_Brief_
After locating the line that contains "Watermark policy: periodic" in the records below, write out exactly that line and each line after it through the one that contains "WM is unchanged.", and nothing else.
━━━━━ Excerpted data ━━━━━
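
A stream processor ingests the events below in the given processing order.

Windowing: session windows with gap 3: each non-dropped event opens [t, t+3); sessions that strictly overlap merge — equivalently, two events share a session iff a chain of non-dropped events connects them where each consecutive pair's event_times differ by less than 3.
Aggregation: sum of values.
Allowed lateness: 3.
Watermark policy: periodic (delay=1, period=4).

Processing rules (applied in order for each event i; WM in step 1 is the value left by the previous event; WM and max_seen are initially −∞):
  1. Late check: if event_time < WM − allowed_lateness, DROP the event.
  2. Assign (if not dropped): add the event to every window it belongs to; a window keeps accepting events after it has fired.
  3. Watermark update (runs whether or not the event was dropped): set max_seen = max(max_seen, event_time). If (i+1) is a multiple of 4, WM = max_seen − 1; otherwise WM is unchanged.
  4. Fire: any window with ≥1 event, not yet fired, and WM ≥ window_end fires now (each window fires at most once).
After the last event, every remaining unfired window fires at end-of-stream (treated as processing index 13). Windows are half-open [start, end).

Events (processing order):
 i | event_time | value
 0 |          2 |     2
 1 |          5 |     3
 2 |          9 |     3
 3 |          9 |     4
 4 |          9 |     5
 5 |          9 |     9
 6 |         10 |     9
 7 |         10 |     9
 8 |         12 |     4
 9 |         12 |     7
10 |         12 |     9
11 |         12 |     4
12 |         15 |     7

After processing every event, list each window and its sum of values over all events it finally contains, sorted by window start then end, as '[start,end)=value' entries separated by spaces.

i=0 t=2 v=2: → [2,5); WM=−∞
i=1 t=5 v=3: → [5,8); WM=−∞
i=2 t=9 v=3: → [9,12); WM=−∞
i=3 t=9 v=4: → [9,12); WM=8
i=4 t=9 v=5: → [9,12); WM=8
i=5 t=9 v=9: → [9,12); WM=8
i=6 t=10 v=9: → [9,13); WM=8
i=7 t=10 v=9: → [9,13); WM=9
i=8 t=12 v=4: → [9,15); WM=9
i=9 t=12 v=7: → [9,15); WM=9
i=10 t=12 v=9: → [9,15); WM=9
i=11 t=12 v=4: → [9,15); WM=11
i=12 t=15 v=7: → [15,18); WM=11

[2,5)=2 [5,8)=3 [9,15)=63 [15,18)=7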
━━━━━
━━━━━ Excerpted data ━━━━━
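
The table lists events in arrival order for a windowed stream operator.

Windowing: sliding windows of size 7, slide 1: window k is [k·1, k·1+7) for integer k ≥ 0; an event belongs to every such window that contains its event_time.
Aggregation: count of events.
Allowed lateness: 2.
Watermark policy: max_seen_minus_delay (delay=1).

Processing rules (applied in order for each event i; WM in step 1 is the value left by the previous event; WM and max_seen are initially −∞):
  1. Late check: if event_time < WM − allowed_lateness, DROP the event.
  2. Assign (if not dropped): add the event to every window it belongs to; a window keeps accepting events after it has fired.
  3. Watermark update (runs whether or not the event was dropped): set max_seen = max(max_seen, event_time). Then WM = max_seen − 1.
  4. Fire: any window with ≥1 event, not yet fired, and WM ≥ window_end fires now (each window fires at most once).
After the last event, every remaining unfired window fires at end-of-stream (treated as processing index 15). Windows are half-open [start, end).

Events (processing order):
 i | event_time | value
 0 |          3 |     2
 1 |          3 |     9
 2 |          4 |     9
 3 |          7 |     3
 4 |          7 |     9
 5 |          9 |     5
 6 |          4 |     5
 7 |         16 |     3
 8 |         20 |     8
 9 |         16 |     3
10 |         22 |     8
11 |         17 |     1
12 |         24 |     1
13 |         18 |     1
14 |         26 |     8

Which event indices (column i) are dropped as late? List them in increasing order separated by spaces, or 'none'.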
━━━━━
_Problem solution_
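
Watermark policy: periodic (delay=1, period=4).

Processing rules (applied in order for each event i; WM in step 1 is the value left by the previous event; WM and max_seen are initially −∞):
  1. Late check: if event_time < WM − allowed_lateness, DROP the event.
  2. Assign (if not dropped): add the event to every window it belongs to; a window keeps accepting events after it has fired.
  3. Watermark update (runs whether or not the event was dropped): set max_seen = max(max_seen, event_time). If (i+1) is a multiple of 4, WM = max_seen − 1; otherwise WM is unchanged.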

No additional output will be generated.